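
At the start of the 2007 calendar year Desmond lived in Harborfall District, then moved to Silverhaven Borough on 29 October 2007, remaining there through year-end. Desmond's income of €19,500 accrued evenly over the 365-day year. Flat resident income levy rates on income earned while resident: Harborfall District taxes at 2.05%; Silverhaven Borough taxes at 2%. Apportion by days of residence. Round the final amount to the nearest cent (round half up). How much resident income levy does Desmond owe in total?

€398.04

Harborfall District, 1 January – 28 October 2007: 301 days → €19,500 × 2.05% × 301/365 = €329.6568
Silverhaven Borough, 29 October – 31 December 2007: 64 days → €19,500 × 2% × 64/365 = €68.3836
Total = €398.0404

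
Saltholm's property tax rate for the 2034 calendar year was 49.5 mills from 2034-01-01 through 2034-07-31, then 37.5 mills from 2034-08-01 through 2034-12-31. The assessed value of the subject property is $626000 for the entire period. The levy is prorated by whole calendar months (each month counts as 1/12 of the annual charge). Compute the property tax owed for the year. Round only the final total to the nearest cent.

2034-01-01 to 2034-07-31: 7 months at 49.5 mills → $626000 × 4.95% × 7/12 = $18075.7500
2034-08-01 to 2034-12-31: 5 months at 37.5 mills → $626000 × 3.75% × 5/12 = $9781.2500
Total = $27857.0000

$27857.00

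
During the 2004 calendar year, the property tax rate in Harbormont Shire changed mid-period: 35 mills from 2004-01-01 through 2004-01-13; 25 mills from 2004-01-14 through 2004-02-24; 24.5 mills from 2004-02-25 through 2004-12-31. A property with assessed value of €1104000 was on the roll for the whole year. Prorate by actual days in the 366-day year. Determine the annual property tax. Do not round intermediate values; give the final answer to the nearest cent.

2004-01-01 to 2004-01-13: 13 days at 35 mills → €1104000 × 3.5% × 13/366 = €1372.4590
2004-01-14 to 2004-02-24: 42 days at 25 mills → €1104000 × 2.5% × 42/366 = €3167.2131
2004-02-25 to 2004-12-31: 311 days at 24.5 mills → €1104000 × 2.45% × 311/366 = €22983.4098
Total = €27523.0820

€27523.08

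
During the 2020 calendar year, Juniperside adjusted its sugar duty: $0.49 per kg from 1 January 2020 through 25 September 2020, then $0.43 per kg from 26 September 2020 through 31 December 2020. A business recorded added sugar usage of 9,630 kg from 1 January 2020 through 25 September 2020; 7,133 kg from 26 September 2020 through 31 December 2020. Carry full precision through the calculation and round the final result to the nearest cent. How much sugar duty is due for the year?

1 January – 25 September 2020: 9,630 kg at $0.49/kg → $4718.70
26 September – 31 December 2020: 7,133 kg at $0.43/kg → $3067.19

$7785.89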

* * *

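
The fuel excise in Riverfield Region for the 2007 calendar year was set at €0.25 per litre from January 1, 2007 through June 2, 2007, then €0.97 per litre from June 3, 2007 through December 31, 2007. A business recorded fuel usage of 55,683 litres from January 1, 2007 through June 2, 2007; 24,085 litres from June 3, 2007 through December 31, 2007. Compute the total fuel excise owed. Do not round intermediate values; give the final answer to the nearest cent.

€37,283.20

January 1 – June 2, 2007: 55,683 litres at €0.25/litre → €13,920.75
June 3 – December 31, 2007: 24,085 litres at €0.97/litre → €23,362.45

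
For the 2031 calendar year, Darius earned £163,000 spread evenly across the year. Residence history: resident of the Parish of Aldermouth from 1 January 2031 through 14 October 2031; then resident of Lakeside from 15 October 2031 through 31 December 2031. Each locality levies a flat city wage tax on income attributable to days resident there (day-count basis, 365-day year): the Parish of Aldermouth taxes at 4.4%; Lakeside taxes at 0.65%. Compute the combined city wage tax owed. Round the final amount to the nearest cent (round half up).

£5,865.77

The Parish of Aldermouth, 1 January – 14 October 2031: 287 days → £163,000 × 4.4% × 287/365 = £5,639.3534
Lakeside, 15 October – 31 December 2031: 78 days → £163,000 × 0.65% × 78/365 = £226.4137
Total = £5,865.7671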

* * *

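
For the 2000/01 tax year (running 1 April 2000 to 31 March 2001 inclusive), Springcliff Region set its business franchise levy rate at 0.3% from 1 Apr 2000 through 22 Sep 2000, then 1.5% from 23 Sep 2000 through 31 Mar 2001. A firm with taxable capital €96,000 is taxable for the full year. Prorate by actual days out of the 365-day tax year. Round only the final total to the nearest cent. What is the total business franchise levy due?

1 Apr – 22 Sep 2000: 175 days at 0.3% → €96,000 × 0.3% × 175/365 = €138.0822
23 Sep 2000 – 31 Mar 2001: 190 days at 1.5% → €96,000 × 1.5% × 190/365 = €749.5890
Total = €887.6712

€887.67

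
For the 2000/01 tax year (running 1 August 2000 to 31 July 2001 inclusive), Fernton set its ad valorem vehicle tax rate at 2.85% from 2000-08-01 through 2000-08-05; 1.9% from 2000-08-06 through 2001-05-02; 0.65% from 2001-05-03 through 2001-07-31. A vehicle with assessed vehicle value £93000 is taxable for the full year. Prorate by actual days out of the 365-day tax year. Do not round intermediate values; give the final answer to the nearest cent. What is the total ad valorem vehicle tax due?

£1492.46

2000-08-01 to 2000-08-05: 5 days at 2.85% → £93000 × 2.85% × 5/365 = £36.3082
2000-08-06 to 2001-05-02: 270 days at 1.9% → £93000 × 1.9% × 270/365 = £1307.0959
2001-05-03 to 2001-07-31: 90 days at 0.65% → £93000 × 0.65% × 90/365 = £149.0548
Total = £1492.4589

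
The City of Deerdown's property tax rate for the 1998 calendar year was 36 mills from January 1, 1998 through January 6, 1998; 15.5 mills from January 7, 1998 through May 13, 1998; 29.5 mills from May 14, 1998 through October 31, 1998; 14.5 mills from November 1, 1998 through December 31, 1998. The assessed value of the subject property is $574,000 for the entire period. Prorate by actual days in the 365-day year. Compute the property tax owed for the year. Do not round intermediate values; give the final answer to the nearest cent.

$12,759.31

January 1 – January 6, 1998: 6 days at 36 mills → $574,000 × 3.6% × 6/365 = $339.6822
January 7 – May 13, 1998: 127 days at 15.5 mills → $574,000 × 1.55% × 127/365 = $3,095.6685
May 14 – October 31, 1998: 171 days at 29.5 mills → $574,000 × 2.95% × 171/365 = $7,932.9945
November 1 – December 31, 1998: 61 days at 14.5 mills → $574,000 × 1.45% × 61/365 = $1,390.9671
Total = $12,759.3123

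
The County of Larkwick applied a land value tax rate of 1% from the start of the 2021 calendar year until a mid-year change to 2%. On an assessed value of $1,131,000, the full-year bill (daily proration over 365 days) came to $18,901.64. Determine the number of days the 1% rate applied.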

* * *

- [What the task requires] Look back at the entries above. Retype the line with "For the 2000/01 tax year (running 1 August", the line with "The County of", and all lines in between.

- [Result of the exercise]
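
For the 2000/01 tax year (running 1 August 2000 to 31 July 2001 inclusive), Fernton set its ad valorem vehicle tax rate at 2.85% from 2000-08-01 through 2000-08-05; 1.9% from 2000-08-06 through 2001-05-02; 0.65% from 2001-05-03 through 2001-07-31. A vehicle with assessed vehicle value £93000 is taxable for the full year. Prorate by actual days out of the 365-day tax year. Do not round intermediate values; give the final answer to the nearest cent. What is the total ad valorem vehicle tax due?

£1492.46

2000-08-01 to 2000-08-05: 5 days at 2.85% → £93000 × 2.85% × 5/365 = £36.3082
2000-08-06 to 2001-05-02: 270 days at 1.9% → £93000 × 1.9% × 270/365 = £1307.0959
2001-05-03 to 2001-07-31: 90 days at 0.65% → £93000 × 0.65% × 90/365 = £149.0548
Total = £1492.4589

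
The City of Deerdown's property tax rate for the 1998 calendar year was 36 mills from January 1, 1998 through January 6, 1998; 15.5 mills from January 7, 1998 through May 13, 1998; 29.5 mills from May 14, 1998 through October 31, 1998; 14.5 mills from November 1, 1998 through December 31, 1998. The assessed value of the subject property is $574,000 for the entire period. Prorate by actual days in the 365-day year. Compute the property tax owed for the year. Do not round intermediate values; give the final answer to the nearest cent.

$12,759.31

January 1 – January 6, 1998: 6 days at 36 mills → $574,000 × 3.6% × 6/365 = $339.6822
January 7 – May 13, 1998: 127 days at 15.5 mills → $574,000 × 1.55% × 127/365 = $3,095.6685
May 14 – October 31, 1998: 171 days at 29.5 mills → $574,000 × 2.95% × 171/365 = $7,932.9945
November 1 – December 31, 1998: 61 days at 14.5 mills → $574,000 × 1.45% × 61/365 = $1,390.9671
Total = $12,759.3123

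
The County of Larkwick applied a land value tax rate of 1% from the start of the 2021 calendar year until a mid-year change to 2%. On an assessed value of $1,131,000, the full-year bill (daily proration over 365 days) came to $18,901.64. Determine the number of days the 1% rate applied.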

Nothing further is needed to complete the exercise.